WHAT IS EXPECTED
Every single record below is to be reproduced exactly.

DATA RECORDS
::::::
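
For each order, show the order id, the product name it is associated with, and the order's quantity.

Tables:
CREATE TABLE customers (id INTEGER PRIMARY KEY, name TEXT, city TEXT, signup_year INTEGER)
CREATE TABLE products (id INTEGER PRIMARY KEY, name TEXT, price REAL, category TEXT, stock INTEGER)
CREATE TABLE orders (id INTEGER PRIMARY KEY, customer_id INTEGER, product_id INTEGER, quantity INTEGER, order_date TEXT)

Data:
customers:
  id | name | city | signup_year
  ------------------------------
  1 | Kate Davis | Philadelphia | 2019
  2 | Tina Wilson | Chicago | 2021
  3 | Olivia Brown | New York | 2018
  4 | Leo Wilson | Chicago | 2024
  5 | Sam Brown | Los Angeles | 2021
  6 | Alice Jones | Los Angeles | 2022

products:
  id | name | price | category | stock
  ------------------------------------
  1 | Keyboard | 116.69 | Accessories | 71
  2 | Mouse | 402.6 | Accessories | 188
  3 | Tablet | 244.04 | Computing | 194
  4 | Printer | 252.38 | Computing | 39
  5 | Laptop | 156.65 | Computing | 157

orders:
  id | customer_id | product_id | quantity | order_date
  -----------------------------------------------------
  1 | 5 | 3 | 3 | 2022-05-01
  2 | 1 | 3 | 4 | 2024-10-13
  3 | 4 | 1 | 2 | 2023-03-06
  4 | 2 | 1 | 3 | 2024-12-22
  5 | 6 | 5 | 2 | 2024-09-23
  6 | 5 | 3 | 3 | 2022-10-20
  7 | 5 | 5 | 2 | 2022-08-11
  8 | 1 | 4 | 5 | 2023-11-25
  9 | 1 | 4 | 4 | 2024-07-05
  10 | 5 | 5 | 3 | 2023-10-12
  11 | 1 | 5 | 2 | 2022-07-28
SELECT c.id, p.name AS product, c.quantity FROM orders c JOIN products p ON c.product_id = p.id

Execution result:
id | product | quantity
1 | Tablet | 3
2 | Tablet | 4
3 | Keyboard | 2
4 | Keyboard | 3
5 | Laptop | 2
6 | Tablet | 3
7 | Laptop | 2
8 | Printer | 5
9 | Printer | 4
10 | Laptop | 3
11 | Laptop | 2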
::::::
COMPLETED EXERCISE
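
For each order, show the order id, the product name it is associated with, and the order's quantity.

Tables:
CREATE TABLE customers (id INTEGER PRIMARY KEY, name TEXT, city TEXT, signup_year INTEGER)
CREATE TABLE products (id INTEGER PRIMARY KEY, name TEXT, price REAL, category TEXT, stock INTEGER)
CREATE TABLE orders (id INTEGER PRIMARY KEY, customer_id INTEGER, product_id INTEGER, quantity INTEGER, order_date TEXT)

Data:
customers:
  id | name | city | signup_year
  ------------------------------
  1 | Kate Davis | Philadelphia | 2019
  2 | Tina Wilson | Chicago | 2021
  3 | Olivia Brown | New York | 2018
  4 | Leo Wilson | Chicago | 2024
  5 | Sam Brown | Los Angeles | 2021
  6 | Alice Jones | Los Angeles | 2022

products:
  id | name | price | category | stock
  ------------------------------------
  1 | Keyboard | 116.69 | Accessories | 71
  2 | Mouse | 402.6 | Accessories | 188
  3 | Tablet | 244.04 | Computing | 194
  4 | Printer | 252.38 | Computing | 39
  5 | Laptop | 156.65 | Computing | 157

orders:
  id | customer_id | product_id | quantity | order_date
  -----------------------------------------------------
  1 | 5 | 3 | 3 | 2022-05-01
  2 | 1 | 3 | 4 | 2024-10-13
  3 | 4 | 1 | 2 | 2023-03-06
  4 | 2 | 1 | 3 | 2024-12-22
  5 | 6 | 5 | 2 | 2024-09-23
  6 | 5 | 3 | 3 | 2022-10-20
  7 | 5 | 5 | 2 | 2022-08-11
  8 | 1 | 4 | 5 | 2023-11-25
  9 | 1 | 4 | 4 | 2024-07-05
  10 | 5 | 5 | 3 | 2023-10-12
  11 | 1 | 5 | 2 | 2022-07-28
SELECT c.id, p.name AS product, c.quantity FROM orders c JOIN products p ON c.product_id = p.id

Execution result:
id | product | quantity
1 | Tablet | 3
2 | Tablet | 4
3 | Keyboard | 2
4 | Keyboard | 3
5 | Laptop | 2
6 | Tablet | 3
7 | Laptop | 2
8 | Printer | 5
9 | Printer | 4
10 | Laptop | 3
11 | Laptop | 2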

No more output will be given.